--- Data for this exercise Enclosed Below ---

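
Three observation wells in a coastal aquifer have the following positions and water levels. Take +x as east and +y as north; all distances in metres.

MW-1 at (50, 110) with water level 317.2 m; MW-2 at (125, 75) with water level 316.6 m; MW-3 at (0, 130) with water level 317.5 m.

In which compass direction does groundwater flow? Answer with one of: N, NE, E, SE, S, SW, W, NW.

S

Taking MW-1 as reference: MW-2−MW-1 = (75, -35, -0.6); MW-3−MW-1 = (-50, 20, +0.3).
Solve a·Δx + b·Δy = Δh: det = 75·20 − (-50)·(-35) = -250.
∂h/∂x = [(-0.6)·20 − (+0.3)·(-35)] / -250 = +0.006000
∂h/∂y = [75·(+0.3) − (-50)·(-0.6)] / -250 = +0.03000
Flow = −∇h = (-0.006000 east, -0.03000 north), which points south.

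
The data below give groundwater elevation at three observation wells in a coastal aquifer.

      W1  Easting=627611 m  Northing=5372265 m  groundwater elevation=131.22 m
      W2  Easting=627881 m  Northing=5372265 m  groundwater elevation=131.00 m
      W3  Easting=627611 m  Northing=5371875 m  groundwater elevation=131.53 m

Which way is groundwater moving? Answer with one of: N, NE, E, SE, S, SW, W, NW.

∂h/∂x = (131.00 − 131.22) / (627881 − 627611) = -0.0008148
∂h/∂y = (131.53 − 131.22) / (5371875 − 5372265) = -0.0007949
Flow = −∇h = (+0.0008148 east, +0.0007949 north), which points northeast.

NE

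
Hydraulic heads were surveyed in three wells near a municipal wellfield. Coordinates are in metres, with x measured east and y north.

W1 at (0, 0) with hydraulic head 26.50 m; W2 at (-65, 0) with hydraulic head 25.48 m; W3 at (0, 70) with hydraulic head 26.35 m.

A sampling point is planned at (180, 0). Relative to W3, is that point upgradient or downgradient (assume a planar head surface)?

∂h/∂x = (25.48 − 26.50) / (-65 − 0) = +0.01569
∂h/∂y = (26.35 − 26.50) / (70 − 0) = -0.002143
Head at (180, 0) = 26.50 + (+0.01569)·(180) + (-0.002143)·(0) = 29.32 m.
That is higher than the 26.35 m at W3, so the point is upgradient.

upgradient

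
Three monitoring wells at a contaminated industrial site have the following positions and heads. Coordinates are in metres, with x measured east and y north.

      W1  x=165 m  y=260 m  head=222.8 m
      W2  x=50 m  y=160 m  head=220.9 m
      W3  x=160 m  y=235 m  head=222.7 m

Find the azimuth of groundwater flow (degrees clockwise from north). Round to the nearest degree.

267°

With h = a·x + b·y + c and W1 as origin, the differences give:
  (-115)·a + (-100)·b = -1.9
  (-5)·a + (-25)·b = -0.1
Eliminate b (×(-25) and ×(-100), subtract): 2375·a = 37.50 → a = ∂h/∂x = +0.01579
Back-substitute: b = ∂h/∂y = +0.0008421.
Flow direction (−∇h) has components (-0.01579 E, -0.0008421 N).
Azimuth = atan2(E, N) = atan2(-0.01579, -0.0008421) = 266.9° ≈ 267°.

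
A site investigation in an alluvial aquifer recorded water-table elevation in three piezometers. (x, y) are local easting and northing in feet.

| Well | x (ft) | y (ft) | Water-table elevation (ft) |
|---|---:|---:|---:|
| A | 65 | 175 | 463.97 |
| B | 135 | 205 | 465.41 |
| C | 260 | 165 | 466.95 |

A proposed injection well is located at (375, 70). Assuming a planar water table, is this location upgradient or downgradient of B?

With h = a·x + b·y + c and A as origin, the differences give:
  70·a + 30·b = +1.44
  195·a + (-10)·b = +2.98
Eliminate b (×(-10) and ×30, subtract): -6550·a = -103.800 → a = ∂h/∂x = +0.01585
Back-substitute: b = ∂h/∂y = +0.01102.
Head at (375, 70) = 463.97 + (+0.01585)·(310) + (+0.01102)·(-105) = 467.73 ft.
That is higher than the 465.41 ft at B, so the point is upgradient.

upgradient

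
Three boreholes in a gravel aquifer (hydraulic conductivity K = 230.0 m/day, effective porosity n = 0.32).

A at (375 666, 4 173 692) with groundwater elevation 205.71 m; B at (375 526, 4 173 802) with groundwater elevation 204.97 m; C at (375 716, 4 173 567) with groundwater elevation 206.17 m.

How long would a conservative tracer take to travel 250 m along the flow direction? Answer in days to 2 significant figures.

Differences from A: to B (Δx, Δy, Δh) = (-140, 110, -0.74); to C = (50, -125, +0.46).
Solve a·Δx + b·Δy = Δh: det = (-140)·(-125) − 50·110 = 12000.
∂h/∂x = [(-0.74)·(-125) − (+0.46)·110] / 12000 = +0.003492
∂h/∂y = [(-140)·(+0.46) − 50·(-0.74)] / 12000 = -0.002283
|∇h| = √(0.003492² + -0.002283²) = 0.004172
Seepage velocity v = K·i/n = 230.0 × 0.004172 / 0.32 = 2.999 m/day.
t = 250 / 2.999 = 83.36 days.

83 days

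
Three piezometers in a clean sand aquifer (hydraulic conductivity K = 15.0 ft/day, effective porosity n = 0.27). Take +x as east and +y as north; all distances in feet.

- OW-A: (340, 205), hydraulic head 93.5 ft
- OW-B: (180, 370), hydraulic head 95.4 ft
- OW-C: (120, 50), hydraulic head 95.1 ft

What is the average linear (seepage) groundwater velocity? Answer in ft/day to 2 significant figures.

With h = a·x + b·y + c and OW-A as origin, the differences give:
  (-160)·a + 165·b = +1.9
  (-220)·a + (-155)·b = +1.6
Eliminate b (×(-155) and ×165, subtract): 61100·a = -558.50 → a = ∂h/∂x = -0.009141
Back-substitute: b = ∂h/∂y = +0.002651.
|∇h| = √(-0.009141² + 0.002651²) = 0.009518
Seepage velocity v = K·i/n = 15.0 × 0.009518 / 0.27 = 0.5288 ft/day.

0.53 ft/day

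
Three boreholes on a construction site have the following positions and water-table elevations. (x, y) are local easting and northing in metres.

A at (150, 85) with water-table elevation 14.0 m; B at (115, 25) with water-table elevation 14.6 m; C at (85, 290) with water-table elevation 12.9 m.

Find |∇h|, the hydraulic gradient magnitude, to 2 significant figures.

0.0087

Taking A as reference: B−A = (-35, -60, +0.6); C−A = (-65, 205, -1.1).
Solve a·Δx + b·Δy = Δh: det = (-35)·205 − (-65)·(-60) = -11075.
∂h/∂x = [(+0.6)·205 − (-1.1)·(-60)] / -11075 = -0.005147
∂h/∂y = [(-35)·(-1.1) − (-65)·(+0.6)] / -11075 = -0.006998
|∇h| = √(-0.005147² + -0.006998²) = 0.008687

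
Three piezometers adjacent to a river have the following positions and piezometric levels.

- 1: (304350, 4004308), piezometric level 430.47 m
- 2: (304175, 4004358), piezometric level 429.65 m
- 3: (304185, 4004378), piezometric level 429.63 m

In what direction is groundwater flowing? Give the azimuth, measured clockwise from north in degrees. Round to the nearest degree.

With h = a·x + b·y + c and 1 as origin, the differences give:
  (-175)·a + 50·b = -0.82
  (-165)·a + 70·b = -0.84
Eliminate b (×70 and ×50, subtract): -4000·a = -15.400 → a = ∂h/∂x = +0.003850
Back-substitute: b = ∂h/∂y = -0.002925.
Flow direction (−∇h) has components (-0.003850 E, +0.002925 N).
Azimuth = atan2(E, N) = atan2(-0.003850, +0.002925) = 307.2° ≈ 307°.

307°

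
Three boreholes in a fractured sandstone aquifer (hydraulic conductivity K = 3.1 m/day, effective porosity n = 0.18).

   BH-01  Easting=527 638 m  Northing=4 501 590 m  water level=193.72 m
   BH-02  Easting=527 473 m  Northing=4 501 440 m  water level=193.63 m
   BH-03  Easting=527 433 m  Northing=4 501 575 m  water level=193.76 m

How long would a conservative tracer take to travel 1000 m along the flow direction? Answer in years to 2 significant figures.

With h = a·x + b·y + c and BH-01 as origin, the differences give:
  (-165)·a + (-150)·b = -0.09
  (-205)·a + (-15)·b = +0.04
Eliminate b (×(-15) and ×(-150), subtract): -28275·a = 7.350 → a = ∂h/∂x = -0.0002599
Back-substitute: b = ∂h/∂y = +0.0008859.
|∇h| = √(-0.0002599² + 0.0008859²) = 0.0009232
Seepage velocity v = K·i/n = 3.1 × 0.0009232 / 0.18 = 0.0159 m/day.
t = 1000 / 0.0159 = 6.289e+04 days = 172 years.

170 years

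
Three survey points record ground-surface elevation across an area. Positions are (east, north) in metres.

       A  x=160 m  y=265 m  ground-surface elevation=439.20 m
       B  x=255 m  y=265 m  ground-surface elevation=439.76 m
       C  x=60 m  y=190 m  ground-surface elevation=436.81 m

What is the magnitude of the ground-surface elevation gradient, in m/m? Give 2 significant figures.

Differences from A: to B (Δx, Δy, Δh) = (95, 0, +0.56); to C = (-100, -75, -2.39).
Determinant of the coordinate differences = 95·(-75) − (-100)·0 = -7125.
∂z/∂x = [(+0.56)·(-75) − (-2.39)·0] / -7125 = +0.005895
∂z/∂y = [95·(-2.39) − (-100)·(+0.56)] / -7125 = +0.02401
|∇f| = √(0.005895² + 0.02401²) = 0.02472 m/m

0.025 m/m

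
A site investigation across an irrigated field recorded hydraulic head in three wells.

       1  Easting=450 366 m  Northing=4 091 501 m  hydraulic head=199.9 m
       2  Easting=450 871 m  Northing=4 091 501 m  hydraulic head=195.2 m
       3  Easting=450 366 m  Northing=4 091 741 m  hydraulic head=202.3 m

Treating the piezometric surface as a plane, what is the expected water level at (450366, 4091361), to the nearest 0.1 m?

∂h/∂x = (195.2 − 199.9) / (450871 − 450366) = -0.009307
∂h/∂y = (202.3 − 199.9) / (4091741 − 4091501) = +0.01000
h(450366, 4091361) = 199.9 + (-0.009307)·(0) + (+0.01000)·(-140) = 199.9 -0.000 -1.400 = 198.500 m.

198.5 m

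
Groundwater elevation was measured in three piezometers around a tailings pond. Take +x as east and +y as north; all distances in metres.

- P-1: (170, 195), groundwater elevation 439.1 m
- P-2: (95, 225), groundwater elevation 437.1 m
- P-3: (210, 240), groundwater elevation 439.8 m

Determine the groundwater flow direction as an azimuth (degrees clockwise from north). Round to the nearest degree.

284°

Taking P-1 as reference: P-2−P-1 = (-75, 30, -2.0); P-3−P-1 = (40, 45, +0.7).
Solve a·Δx + b·Δy = Δh: det = (-75)·45 − 40·30 = -4575.
∂h/∂x = [(-2.0)·45 − (+0.7)·30] / -4575 = +0.02426
∂h/∂y = [(-75)·(+0.7) − 40·(-2.0)] / -4575 = -0.006011
Flow direction (−∇h) has components (-0.02426 E, +0.006011 N).
Azimuth = atan2(E, N) = atan2(-0.02426, +0.006011) = 283.9° ≈ 284°.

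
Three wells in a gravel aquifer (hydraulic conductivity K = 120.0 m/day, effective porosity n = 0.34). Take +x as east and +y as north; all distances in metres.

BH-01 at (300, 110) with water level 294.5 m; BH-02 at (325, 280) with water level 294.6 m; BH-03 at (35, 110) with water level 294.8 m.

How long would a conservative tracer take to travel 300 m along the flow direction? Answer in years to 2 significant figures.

1.7 years

Differences from BH-01: to BH-02 (Δx, Δy, Δh) = (25, 170, +0.1); to BH-03 = (-265, 0, +0.3).
Determinant of the coordinate differences = 25·0 − (-265)·170 = 45050.
∂h/∂x = [(+0.1)·0 − (+0.3)·170] / 45050 = -0.001132
∂h/∂y = [25·(+0.3) − (-265)·(+0.1)] / 45050 = +0.0007547
|∇h| = √(-0.001132² + 0.0007547²) = 0.001361
Seepage velocity v = K·i/n = 120.0 × 0.001361 / 0.34 = 0.4804 m/day.
t = 300 / 0.4804 = 624.5 days = 1.71 years.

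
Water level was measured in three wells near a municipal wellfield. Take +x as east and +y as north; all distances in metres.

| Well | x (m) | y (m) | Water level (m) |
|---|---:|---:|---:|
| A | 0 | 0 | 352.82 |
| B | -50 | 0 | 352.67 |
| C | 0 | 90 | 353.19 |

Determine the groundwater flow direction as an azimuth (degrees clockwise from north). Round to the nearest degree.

216°

∂h/∂x = (352.67 − 352.82) / (-50 − 0) = +0.003000
∂h/∂y = (353.19 − 352.82) / (90 − 0) = +0.004111
Flow direction (−∇h) has components (-0.003000 E, -0.004111 N).
Azimuth = atan2(E, N) = atan2(-0.003000, -0.004111) = 216.1° ≈ 216°.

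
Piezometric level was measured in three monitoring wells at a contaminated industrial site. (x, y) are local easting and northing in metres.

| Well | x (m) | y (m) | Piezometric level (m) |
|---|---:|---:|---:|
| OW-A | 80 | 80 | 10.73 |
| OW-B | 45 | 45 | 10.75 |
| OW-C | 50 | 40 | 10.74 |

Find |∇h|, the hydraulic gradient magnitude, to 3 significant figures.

Differences from OW-A: to OW-B (Δx, Δy, Δh) = (-35, -35, +0.02); to OW-C = (-30, -40, +0.01).
Determinant of the coordinate differences = (-35)·(-40) − (-30)·(-35) = 350.
∂h/∂x = [(+0.02)·(-40) − (+0.01)·(-35)] / 350 = -0.001286
∂h/∂y = [(-35)·(+0.01) − (-30)·(+0.02)] / 350 = +0.0007143
|∇h| = √(-0.001286² + 0.0007143²) = 0.001471

0.00147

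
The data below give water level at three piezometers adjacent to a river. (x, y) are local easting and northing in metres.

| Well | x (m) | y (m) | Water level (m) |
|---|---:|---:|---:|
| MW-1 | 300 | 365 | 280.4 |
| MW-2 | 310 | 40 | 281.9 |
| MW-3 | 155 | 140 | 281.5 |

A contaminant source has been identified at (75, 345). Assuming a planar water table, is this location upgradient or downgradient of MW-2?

downgradient

Taking MW-1 as reference: MW-2−MW-1 = (10, -325, +1.5); MW-3−MW-1 = (-145, -225, +1.1).
Solve a·Δx + b·Δy = Δh: det = 10·(-225) − (-145)·(-325) = -49375.
∂h/∂x = [(+1.5)·(-225) − (+1.1)·(-325)] / -49375 = -0.0004051
∂h/∂y = [10·(+1.1) − (-145)·(+1.5)] / -49375 = -0.004628
Head at (75, 345) = 280.4 + (-0.0004051)·(-225) + (-0.004628)·(-20) = 280.58 m.
That is lower than the 281.9 m at MW-2, so the point is downgradient.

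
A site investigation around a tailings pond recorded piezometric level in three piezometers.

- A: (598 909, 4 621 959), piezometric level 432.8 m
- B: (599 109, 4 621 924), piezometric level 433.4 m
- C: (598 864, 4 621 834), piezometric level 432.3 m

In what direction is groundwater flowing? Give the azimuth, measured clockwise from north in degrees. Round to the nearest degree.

Taking A as reference: B−A = (200, -35, +0.6); C−A = (-45, -125, -0.5).
Solve a·Δx + b·Δy = Δh: det = 200·(-125) − (-45)·(-35) = -26575.
∂h/∂x = [(+0.6)·(-125) − (-0.5)·(-35)] / -26575 = +0.003481
∂h/∂y = [200·(-0.5) − (-45)·(+0.6)] / -26575 = +0.002747
Flow direction (−∇h) has components (-0.003481 E, -0.002747 N).
Azimuth = atan2(E, N) = atan2(-0.003481, -0.002747) = 231.7° ≈ 232°.

232°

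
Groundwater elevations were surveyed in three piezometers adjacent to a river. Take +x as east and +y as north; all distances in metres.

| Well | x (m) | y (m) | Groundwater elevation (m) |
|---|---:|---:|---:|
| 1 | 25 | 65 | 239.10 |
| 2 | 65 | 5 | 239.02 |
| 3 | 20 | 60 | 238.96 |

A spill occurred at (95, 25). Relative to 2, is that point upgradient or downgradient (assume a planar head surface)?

Differences from 1: to 2 (Δx, Δy, Δh) = (40, -60, -0.08); to 3 = (-5, -5, -0.14).
Solve a·Δx + b·Δy = Δh: det = 40·(-5) − (-5)·(-60) = -500.
∂h/∂x = [(-0.08)·(-5) − (-0.14)·(-60)] / -500 = +0.01600
∂h/∂y = [40·(-0.14) − (-5)·(-0.08)] / -500 = +0.01200
Head at (95, 25) = 239.10 + (+0.01600)·(70) + (+0.01200)·(-40) = 239.74 m.
That is higher than the 239.02 m at 2, so the point is upgradient.

upgradient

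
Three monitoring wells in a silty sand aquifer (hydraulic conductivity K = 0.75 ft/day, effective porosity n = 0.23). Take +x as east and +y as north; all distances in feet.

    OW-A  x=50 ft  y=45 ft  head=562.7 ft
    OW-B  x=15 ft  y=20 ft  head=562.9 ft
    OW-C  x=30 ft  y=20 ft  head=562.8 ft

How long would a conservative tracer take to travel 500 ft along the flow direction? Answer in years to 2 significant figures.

With h = a·x + b·y + c and OW-A as origin, the differences give:
  (-35)·a + (-25)·b = +0.2
  (-20)·a + (-25)·b = +0.1
Eliminate b (×(-25) and ×(-25), subtract): 375·a = -2.50 → a = ∂h/∂x = -0.006667
Back-substitute: b = ∂h/∂y = +0.001333.
|∇h| = √(-0.006667² + 0.001333²) = 0.006799
Seepage velocity v = K·i/n = 0.75 × 0.006799 / 0.23 = 0.02217 ft/day.
t = 500 / 0.02217 = 2.255e+04 days = 61.7 years.

62 years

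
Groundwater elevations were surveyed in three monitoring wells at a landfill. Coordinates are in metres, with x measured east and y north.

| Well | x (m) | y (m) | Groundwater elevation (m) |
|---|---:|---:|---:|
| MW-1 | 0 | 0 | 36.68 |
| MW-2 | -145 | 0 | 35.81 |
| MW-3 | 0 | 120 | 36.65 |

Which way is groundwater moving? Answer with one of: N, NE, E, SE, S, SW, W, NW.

W

∂h/∂x = (35.81 − 36.68) / (-145 − 0) = +0.006000
∂h/∂y = (36.65 − 36.68) / (120 − 0) = -0.0002500
Flow = −∇h = (-0.006000 east, +0.0002500 north), which points west.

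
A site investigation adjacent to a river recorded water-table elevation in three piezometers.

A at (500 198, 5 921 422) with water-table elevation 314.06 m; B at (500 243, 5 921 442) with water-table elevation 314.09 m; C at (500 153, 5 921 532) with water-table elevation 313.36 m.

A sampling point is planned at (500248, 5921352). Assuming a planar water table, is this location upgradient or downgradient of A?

upgradient

Taking A as reference: B−A = (45, 20, +0.03); C−A = (-45, 110, -0.70).
Determinant of the coordinate differences = 45·110 − (-45)·20 = 5850.
∂h/∂x = [(+0.03)·110 − (-0.70)·20] / 5850 = +0.002957
∂h/∂y = [45·(-0.70) − (-45)·(+0.03)] / 5850 = -0.005154
Head at (500248, 5921352) = 314.06 + (+0.002957)·(50) + (-0.005154)·(-70) = 314.57 m.
That is higher than the 314.06 m at A, so the point is upgradient.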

--- End of Enclosed Data for this exercise ---

• **Exercise details**: Report only how many lines above include "investigation".

• **Solution to the exercise**: 4